What needs to be done:
Locate the line that contains "Unit shipping costs", then copy it and all later lines of the data below exactly, through the last one.

┌────────

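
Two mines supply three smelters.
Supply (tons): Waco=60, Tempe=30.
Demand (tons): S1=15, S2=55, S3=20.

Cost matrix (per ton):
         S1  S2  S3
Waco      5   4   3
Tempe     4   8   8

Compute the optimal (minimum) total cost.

400

One minimum-cost allocation:
  Waco→S2: 40 tons
  Waco→S3: 20 tons
  Tempe→S1: 15 tons
  Tempe→S2: 15 tons
Total cost = 400.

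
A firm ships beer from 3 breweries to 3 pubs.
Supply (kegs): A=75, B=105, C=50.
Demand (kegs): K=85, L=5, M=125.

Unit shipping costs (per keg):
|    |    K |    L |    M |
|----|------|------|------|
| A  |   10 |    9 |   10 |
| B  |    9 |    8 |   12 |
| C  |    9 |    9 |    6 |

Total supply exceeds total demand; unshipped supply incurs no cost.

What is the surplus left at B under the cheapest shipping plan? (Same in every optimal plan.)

15

Minimum-cost shipments:
  A to M: 75 × 10 = 750
  B to K: 85 × 9 = 765
  B to L: 5 × 8 = 40
  C to M: 50 × 6 = 300
Total cost = 1855.
B ships 90 of its 105, leaving 15.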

└────────

Output for this task:
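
Unit shipping costs (per keg):
|    |    K |    L |    M |
|----|------|------|------|
| A  |   10 |    9 |   10 |
| B  |    9 |    8 |   12 |
| C  |    9 |    9 |    6 |

Total supply exceeds total demand; unshipped supply incurs no cost.

What is the surplus left at B under the cheapest shipping plan? (Same in every optimal plan.)

15

Minimum-cost shipments:
  A to M: 75 × 10 = 750
  B to K: 85 × 9 = 765
  B to L: 5 × 8 = 40
  C to M: 50 × 6 = 300
Total cost = 1855.
B ships 90 of its 105, leaving 15.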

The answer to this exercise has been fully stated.